Which lines below contain the word "module"? Copy each of them.
BEGIN
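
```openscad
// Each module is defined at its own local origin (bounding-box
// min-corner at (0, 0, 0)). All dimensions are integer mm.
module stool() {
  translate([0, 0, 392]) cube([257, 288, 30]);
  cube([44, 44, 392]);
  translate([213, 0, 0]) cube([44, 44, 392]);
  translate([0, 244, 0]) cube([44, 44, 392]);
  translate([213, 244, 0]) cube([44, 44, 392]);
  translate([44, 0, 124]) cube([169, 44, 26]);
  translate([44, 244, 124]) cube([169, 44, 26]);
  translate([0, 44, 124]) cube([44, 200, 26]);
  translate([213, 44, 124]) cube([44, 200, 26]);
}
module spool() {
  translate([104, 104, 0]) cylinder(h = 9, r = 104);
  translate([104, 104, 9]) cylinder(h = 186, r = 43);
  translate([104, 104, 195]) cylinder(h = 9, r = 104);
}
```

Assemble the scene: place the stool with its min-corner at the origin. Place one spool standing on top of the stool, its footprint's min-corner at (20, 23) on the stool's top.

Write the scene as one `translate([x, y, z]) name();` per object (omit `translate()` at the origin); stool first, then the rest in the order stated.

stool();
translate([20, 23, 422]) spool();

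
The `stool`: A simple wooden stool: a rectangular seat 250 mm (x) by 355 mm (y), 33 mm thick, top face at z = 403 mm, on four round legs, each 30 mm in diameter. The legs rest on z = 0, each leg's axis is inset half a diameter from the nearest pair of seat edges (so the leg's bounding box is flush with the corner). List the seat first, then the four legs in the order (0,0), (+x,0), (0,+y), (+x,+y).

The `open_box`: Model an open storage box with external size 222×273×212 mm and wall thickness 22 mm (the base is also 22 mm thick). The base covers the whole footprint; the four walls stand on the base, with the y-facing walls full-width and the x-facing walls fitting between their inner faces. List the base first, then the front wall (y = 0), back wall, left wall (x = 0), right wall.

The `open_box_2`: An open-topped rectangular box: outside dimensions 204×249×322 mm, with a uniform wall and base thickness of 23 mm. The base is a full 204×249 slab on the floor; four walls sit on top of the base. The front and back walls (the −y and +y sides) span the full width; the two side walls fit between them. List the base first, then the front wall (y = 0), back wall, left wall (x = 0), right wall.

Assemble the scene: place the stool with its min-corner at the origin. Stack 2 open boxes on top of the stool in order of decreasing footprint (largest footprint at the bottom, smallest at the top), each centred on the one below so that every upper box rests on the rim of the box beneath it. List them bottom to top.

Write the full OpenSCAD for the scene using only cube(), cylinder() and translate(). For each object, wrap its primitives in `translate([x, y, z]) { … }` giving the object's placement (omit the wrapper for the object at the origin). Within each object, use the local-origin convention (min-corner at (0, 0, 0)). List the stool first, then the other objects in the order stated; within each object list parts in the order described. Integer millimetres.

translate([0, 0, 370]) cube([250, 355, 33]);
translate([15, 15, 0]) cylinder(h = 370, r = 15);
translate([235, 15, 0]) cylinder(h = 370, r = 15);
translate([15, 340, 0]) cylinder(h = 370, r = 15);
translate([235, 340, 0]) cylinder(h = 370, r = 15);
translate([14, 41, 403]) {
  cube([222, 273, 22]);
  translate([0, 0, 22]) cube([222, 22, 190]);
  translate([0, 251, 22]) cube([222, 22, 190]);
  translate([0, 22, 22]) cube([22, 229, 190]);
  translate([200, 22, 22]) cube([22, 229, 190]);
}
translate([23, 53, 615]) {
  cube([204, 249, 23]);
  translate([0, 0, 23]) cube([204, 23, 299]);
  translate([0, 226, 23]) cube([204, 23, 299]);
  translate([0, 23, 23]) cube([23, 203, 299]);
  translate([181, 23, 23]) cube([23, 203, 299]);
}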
END
* _Response_
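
// Each module is defined at its own local origin (bounding-box
module stool() {
module spool() {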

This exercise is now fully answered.